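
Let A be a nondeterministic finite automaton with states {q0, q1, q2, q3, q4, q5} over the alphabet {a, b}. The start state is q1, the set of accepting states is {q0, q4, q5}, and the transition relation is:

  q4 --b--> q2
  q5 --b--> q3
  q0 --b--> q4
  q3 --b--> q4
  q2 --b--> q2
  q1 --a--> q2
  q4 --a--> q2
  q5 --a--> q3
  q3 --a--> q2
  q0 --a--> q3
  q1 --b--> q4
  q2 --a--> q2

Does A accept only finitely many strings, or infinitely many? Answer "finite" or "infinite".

finite

The useful states (reachable from q1 and able to reach an accepting state) are {q1, q4}.
Restricted to these states the transition graph has no cycle, so every accepting path has bounded length and L is finite.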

> **Brief**
None of the lines before the one containing "q1 --a--> q2" belong in the answer; reproduce that line and all later lines of the records exactly.

> **Exercise result**
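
  q1 --a--> q2
  q4 --a--> q2
  q5 --a--> q3
  q3 --a--> q2
  q0 --a--> q3
  q1 --b--> q4
  q2 --a--> q2

Does A accept only finitely many strings, or infinitely many? Answer "finite" or "infinite".

finite

The useful states (reachable from q1 and able to reach an accepting state) are {q1, q4}.
Restricted to these states the transition graph has no cycle, so every accepting path has bounded length and L is finite.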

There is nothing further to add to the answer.